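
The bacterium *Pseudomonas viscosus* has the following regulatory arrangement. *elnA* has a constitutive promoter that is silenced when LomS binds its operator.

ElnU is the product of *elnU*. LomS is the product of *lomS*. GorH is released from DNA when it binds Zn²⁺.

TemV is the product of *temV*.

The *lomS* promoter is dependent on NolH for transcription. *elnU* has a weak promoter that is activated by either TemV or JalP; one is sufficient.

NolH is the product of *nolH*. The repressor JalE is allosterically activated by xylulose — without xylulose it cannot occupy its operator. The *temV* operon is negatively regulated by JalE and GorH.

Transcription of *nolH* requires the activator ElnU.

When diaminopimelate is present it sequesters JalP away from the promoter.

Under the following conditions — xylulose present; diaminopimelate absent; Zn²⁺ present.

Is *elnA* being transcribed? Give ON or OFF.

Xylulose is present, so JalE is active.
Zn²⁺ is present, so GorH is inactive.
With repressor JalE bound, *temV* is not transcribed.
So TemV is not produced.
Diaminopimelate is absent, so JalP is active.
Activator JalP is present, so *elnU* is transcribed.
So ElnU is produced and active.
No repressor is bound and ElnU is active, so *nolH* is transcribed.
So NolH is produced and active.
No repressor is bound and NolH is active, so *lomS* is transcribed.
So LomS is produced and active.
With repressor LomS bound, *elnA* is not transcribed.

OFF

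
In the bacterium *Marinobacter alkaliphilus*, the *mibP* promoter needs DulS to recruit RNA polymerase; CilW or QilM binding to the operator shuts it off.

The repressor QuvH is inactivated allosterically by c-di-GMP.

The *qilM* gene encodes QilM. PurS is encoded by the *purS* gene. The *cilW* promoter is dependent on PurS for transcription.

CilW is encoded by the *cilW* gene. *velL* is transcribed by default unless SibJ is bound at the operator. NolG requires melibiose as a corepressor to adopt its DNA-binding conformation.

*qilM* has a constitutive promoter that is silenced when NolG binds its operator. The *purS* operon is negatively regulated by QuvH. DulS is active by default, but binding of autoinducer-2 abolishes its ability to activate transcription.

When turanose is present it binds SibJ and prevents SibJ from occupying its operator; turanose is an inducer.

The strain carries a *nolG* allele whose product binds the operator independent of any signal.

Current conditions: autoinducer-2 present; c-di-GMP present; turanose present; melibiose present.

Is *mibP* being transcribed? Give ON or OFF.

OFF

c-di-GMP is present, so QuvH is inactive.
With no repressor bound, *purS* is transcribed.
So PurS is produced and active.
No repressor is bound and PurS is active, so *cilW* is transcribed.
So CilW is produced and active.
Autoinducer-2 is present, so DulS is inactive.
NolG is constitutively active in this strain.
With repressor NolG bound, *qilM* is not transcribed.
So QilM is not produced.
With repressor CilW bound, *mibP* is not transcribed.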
==
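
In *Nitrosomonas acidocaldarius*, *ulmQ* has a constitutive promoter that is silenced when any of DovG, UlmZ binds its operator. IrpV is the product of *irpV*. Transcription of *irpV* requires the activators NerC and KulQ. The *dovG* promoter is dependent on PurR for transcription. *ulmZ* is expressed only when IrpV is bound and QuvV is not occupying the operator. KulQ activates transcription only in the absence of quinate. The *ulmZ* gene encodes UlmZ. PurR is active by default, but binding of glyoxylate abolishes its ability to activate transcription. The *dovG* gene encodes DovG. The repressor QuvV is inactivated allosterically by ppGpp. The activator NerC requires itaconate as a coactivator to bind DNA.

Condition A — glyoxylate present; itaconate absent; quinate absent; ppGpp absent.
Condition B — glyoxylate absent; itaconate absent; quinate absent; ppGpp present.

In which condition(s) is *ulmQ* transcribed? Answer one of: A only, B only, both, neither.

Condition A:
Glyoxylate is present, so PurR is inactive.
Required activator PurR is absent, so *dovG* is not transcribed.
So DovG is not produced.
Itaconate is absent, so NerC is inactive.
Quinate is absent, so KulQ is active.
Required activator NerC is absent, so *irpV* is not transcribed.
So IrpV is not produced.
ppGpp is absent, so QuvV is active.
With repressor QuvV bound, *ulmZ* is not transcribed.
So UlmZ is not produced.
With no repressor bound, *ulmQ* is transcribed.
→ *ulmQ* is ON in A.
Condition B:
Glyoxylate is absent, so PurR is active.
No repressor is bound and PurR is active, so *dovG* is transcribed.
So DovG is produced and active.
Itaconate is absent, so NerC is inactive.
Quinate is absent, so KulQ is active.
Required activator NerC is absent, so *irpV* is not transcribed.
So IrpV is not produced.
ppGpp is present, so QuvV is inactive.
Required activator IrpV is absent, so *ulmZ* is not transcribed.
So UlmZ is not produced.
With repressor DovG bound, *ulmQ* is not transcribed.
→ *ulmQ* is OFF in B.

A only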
---
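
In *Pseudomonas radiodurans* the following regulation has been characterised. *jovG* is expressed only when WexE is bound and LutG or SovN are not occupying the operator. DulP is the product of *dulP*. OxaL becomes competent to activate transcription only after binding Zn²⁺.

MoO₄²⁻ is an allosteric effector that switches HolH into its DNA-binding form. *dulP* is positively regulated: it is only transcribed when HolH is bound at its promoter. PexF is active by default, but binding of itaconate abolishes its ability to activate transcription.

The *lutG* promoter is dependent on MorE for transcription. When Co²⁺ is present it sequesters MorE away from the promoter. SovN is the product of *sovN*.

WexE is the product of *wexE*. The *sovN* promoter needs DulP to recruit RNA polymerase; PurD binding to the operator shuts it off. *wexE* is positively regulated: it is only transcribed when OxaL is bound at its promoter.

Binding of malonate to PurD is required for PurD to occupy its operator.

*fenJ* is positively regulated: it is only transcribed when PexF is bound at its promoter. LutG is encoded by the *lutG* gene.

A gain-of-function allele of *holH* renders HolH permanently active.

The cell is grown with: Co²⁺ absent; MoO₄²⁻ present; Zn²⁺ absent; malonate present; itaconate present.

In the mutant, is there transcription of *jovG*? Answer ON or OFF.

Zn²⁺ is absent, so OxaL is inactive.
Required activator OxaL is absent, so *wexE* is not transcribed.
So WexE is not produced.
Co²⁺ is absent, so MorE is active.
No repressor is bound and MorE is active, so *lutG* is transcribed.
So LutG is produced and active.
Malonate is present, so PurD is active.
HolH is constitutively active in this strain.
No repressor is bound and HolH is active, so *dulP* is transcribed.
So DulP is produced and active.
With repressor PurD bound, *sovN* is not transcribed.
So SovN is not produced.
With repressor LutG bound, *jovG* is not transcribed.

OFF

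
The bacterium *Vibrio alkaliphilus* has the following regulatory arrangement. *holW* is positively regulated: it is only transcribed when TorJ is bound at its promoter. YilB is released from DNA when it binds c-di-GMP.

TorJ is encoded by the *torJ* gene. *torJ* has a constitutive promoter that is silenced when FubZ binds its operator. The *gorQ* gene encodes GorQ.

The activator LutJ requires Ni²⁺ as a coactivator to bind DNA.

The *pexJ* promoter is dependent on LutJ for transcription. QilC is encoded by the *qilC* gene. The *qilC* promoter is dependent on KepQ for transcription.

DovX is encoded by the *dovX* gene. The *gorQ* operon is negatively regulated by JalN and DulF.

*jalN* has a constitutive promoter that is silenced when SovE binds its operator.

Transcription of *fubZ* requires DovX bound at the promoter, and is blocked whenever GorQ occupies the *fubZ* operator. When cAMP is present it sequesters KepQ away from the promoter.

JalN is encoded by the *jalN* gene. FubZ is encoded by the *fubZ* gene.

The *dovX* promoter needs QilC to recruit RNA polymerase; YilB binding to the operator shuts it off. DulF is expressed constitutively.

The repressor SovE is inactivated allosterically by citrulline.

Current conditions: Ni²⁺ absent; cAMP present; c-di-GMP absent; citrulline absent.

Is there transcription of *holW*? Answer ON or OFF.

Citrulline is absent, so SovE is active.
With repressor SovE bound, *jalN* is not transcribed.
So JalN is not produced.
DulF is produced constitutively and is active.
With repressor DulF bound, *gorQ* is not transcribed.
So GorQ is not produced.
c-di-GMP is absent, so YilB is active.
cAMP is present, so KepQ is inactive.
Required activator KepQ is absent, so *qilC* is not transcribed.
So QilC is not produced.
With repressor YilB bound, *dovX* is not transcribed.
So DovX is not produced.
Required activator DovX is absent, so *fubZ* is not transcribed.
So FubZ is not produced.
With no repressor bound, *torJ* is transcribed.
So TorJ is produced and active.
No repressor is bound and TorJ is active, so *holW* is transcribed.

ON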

Required work: Only one part of the material above is to be transcribed, namely the lines starting with the line that has "The *dovX* promoter" and going on through the line that has "Current conditions: Ni²⁺", exactly as they stand.

Expected answer:
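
The *dovX* promoter needs QilC to recruit RNA polymerase; YilB binding to the operator shuts it off. DulF is expressed constitutively.

The repressor SovE is inactivated allosterically by citrulline.

Current conditions: Ni²⁺ absent; cAMP present; c-di-GMP absent; citrulline absent.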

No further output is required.